(Beginning of Exercise inputs)

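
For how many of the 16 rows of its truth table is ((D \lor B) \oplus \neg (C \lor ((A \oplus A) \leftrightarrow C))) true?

12

A  B  C  D  |  φ
T  T  T  T  |  T
T  T  T  F  |  T
T  T  F  T  |  T
T  T  F  F  |  T
T  F  T  T  |  T
T  F  T  F  |  F
T  F  F  T  |  T
T  F  F  F  |  F
F  T  T  T  |  T
F  T  T  F  |  T
F  T  F  T  |  T
F  T  F  F  |  T
F  F  T  T  |  T
F  F  T  F  |  F
F  F  F  T  |  T
F  F  F  F  |  F
The formula is true on 12 of the 16 rows.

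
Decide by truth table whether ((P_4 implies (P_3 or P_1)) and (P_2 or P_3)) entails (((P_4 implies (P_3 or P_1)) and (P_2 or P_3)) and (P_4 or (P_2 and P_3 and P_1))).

P_1 | P_2 | P_3 | P_4 || φ | ψ
 T  |  T  |  T  |  T  || T | T
 T  |  T  |  T  |  F  || T | T
 T  |  T  |  F  |  T  || T | T
 T  |  T  |  F  |  F  || T | F
 T  |  F  |  T  |  T  || T | T
 T  |  F  |  T  |  F  || T | F
 T  |  F  |  F  |  T  || F | F
 T  |  F  |  F  |  F  || F | F
 F  |  T  |  T  |  T  || T | T
 F  |  T  |  T  |  F  || T | F
 F  |  T  |  F  |  T  || F | F
 F  |  T  |  F  |  F  || T | F
 F  |  F  |  T  |  T  || T | T
 F  |  F  |  T  |  F  || T | F
 F  |  F  |  F  |  T  || F | F
 F  |  F  |  F  |  F  || F | F
At P_1=T, P_2=T, P_3=F, P_4=F we have φ true but ψ false, so φ does not entail ψ.

no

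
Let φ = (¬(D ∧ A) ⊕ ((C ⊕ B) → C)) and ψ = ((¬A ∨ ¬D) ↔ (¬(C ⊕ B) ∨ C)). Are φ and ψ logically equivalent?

A  B  C  D  |  φ  ψ
0  0  0  0  |  0  1
0  0  0  1  |  0  1
0  0  1  0  |  0  1
0  0  1  1  |  0  1
0  1  0  0  |  1  0
0  1  0  1  |  1  0
0  1  1  0  |  0  1
0  1  1  1  |  0  1
1  0  0  0  |  0  1
1  0  0  1  |  1  0
1  0  1  0  |  0  1
1  0  1  1  |  1  0
1  1  0  0  |  1  0
1  1  0  1  |  0  1
1  1  1  0  |  0  1
1  1  1  1  |  1  0
The columns differ at A=0, B=0, C=0, D=0 (φ=0, ψ=1), so they are not equivalent.

not equivalent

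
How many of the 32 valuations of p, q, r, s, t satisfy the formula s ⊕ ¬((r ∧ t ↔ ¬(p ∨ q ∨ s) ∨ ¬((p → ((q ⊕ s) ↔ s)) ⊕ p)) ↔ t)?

  p   |   q   |   r   |   s   |   t   |   φ  
----- | ----- | ----- | ----- | ----- | -----
 True |  True |  True |  True |  True | False
 True |  True |  True |  True | False | False
 True |  True |  True | False |  True |  True
 True |  True |  True | False | False |  True
 True |  True | False |  True |  True |  True
 True |  True | False |  True | False | False
 True |  True | False | False |  True | False
 True |  True | False | False | False |  True
 True | False |  True |  True |  True |  True
 True | False |  True |  True | False |  True
 True | False |  True | False |  True | False
 True | False |  True | False | False | False
 True | False | False |  True |  True | False
 True | False | False |  True | False |  True
 True | False | False | False |  True |  True
 True | False | False | False | False | False
False |  True |  True |  True |  True | False
False |  True |  True |  True | False | False
False |  True |  True | False |  True |  True
False |  True |  True | False | False |  True
False |  True | False |  True |  True |  True
False |  True | False |  True | False | False
False |  True | False | False |  True | False
False |  True | False | False | False |  True
False | False |  True |  True |  True | False
False | False |  True |  True | False | False
False | False |  True | False |  True | False
False | False |  True | False | False | False
False | False | False |  True |  True |  True
False | False | False |  True | False | False
False | False | False | False |  True |  True
False | False | False | False | False | False
The formula is true on 14 of the 32 rows.

14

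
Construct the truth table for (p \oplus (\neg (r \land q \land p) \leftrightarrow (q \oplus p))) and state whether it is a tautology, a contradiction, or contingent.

p | q | r || φ
1 | 1 | 1 || 0
1 | 1 | 0 || 1
1 | 0 | 1 || 0
1 | 0 | 0 || 0
0 | 1 | 1 || 1
0 | 1 | 0 || 1
0 | 0 | 1 || 0
0 | 0 | 0 || 0
3 of 8 rows are 1, so the formula is contingent.

contingent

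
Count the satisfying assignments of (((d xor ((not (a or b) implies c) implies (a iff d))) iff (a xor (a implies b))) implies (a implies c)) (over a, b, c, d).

  a      b      c      d    |    φ  
 True   True   True   True  |   True
 True   True   True  False  |   True
 True   True  False   True  |  False
 True   True  False  False  |  False
 True  False   True   True  |   True
 True  False   True  False  |   True
 True  False  False   True  |   True
 True  False  False  False  |   True
False   True   True   True  |   True
False   True   True  False  |   True
False   True  False   True  |   True
False   True  False  False  |   True
False  False   True   True  |   True
False  False   True  False  |   True
False  False  False   True  |   True
False  False  False  False  |   True
The formula is true on 14 of the 16 rows.

14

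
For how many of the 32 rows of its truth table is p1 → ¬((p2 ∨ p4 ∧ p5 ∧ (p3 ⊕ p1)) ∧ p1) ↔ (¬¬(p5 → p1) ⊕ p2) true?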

(End of Exercise inputs)

* Instructions to follow:
Reproduce the listing shown above in its entirety, exactly.

* Written solution:
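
For how many of the 16 rows of its truth table is ((D \lor B) \oplus \neg (C \lor ((A \oplus A) \leftrightarrow C))) true?

12

A  B  C  D  |  φ
T  T  T  T  |  T
T  T  T  F  |  T
T  T  F  T  |  T
T  T  F  F  |  T
T  F  T  T  |  T
T  F  T  F  |  F
T  F  F  T  |  T
T  F  F  F  |  F
F  T  T  T  |  T
F  T  T  F  |  T
F  T  F  T  |  T
F  T  F  F  |  T
F  F  T  T  |  T
F  F  T  F  |  F
F  F  F  T  |  T
F  F  F  F  |  F
The formula is true on 12 of the 16 rows.

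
Decide by truth table whether ((P_4 implies (P_3 or P_1)) and (P_2 or P_3)) entails (((P_4 implies (P_3 or P_1)) and (P_2 or P_3)) and (P_4 or (P_2 and P_3 and P_1))).

P_1 | P_2 | P_3 | P_4 || φ | ψ
 T  |  T  |  T  |  T  || T | T
 T  |  T  |  T  |  F  || T | T
 T  |  T  |  F  |  T  || T | T
 T  |  T  |  F  |  F  || T | F
 T  |  F  |  T  |  T  || T | T
 T  |  F  |  T  |  F  || T | F
 T  |  F  |  F  |  T  || F | F
 T  |  F  |  F  |  F  || F | F
 F  |  T  |  T  |  T  || T | T
 F  |  T  |  T  |  F  || T | F
 F  |  T  |  F  |  T  || F | F
 F  |  T  |  F  |  F  || T | F
 F  |  F  |  T  |  T  || T | T
 F  |  F  |  T  |  F  || T | F
 F  |  F  |  F  |  T  || F | F
 F  |  F  |  F  |  F  || F | F
At P_1=T, P_2=T, P_3=F, P_4=F we have φ true but ψ false, so φ does not entail ψ.

no

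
Let φ = (¬(D ∧ A) ⊕ ((C ⊕ B) → C)) and ψ = ((¬A ∨ ¬D) ↔ (¬(C ⊕ B) ∨ C)). Are φ and ψ logically equivalent?

A  B  C  D  |  φ  ψ
0  0  0  0  |  0  1
0  0  0  1  |  0  1
0  0  1  0  |  0  1
0  0  1  1  |  0  1
0  1  0  0  |  1  0
0  1  0  1  |  1  0
0  1  1  0  |  0  1
0  1  1  1  |  0  1
1  0  0  0  |  0  1
1  0  0  1  |  1  0
1  0  1  0  |  0  1
1  0  1  1  |  1  0
1  1  0  0  |  1  0
1  1  0  1  |  0  1
1  1  1  0  |  0  1
1  1  1  1  |  1  0
The columns differ at A=0, B=0, C=0, D=0 (φ=0, ψ=1), so they are not equivalent.

not equivalent

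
How many of the 32 valuations of p, q, r, s, t satisfy the formula s ⊕ ¬((r ∧ t ↔ ¬(p ∨ q ∨ s) ∨ ¬((p → ((q ⊕ s) ↔ s)) ⊕ p)) ↔ t)?

  p   |   q   |   r   |   s   |   t   |   φ  
----- | ----- | ----- | ----- | ----- | -----
 True |  True |  True |  True |  True | False
 True |  True |  True |  True | False | False
 True |  True |  True | False |  True |  True
 True |  True |  True | False | False |  True
 True |  True | False |  True |  True |  True
 True |  True | False |  True | False | False
 True |  True | False | False |  True | False
 True |  True | False | False | False |  True
 True | False |  True |  True |  True |  True
 True | False |  True |  True | False |  True
 True | False |  True | False |  True | False
 True | False |  True | False | False | False
 True | False | False |  True |  True | False
 True | False | False |  True | False |  True
 True | False | False | False |  True |  True
 True | False | False | False | False | False
False |  True |  True |  True |  True | False
False |  True |  True |  True | False | False
False |  True |  True | False |  True |  True
False |  True |  True | False | False |  True
False |  True | False |  True |  True |  True
False |  True | False |  True | False | False
False |  True | False | False |  True | False
False |  True | False | False | False |  True
False | False |  True |  True |  True | False
False | False |  True |  True | False | False
False | False |  True | False |  True | False
False | False |  True | False | False | False
False | False | False |  True |  True |  True
False | False | False |  True | False | False
False | False | False | False |  True |  True
False | False | False | False | False | False
The formula is true on 14 of the 32 rows.

14

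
Construct the truth table for (p \oplus (\neg (r \land q \land p) \leftrightarrow (q \oplus p))) and state whether it is a tautology, a contradiction, or contingent.

p | q | r || φ
1 | 1 | 1 || 0
1 | 1 | 0 || 1
1 | 0 | 1 || 0
1 | 0 | 0 || 0
0 | 1 | 1 || 1
0 | 1 | 0 || 1
0 | 0 | 1 || 0
0 | 0 | 0 || 0
3 of 8 rows are 1, so the formula is contingent.

contingent

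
Count the satisfying assignments of (((d xor ((not (a or b) implies c) implies (a iff d))) iff (a xor (a implies b))) implies (a implies c)) (over a, b, c, d).

  a      b      c      d    |    φ  
 True   True   True   True  |   True
 True   True   True  False  |   True
 True   True  False   True  |  False
 True   True  False  False  |  False
 True  False   True   True  |   True
 True  False   True  False  |   True
 True  False  False   True  |   True
 True  False  False  False  |   True
False   True   True   True  |   True
False   True   True  False  |   True
False   True  False   True  |   True
False   True  False  False  |   True
False  False   True   True  |   True
False  False   True  False  |   True
False  False  False   True  |   True
False  False  False  False  |   True
The formula is true on 14 of the 16 rows.

14

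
For how many of the 32 rows of its truth table is p1 → ¬((p2 ∨ p4 ∧ p5 ∧ (p3 ⊕ p1)) ∧ p1) ↔ (¬¬(p5 → p1) ⊕ p2) true?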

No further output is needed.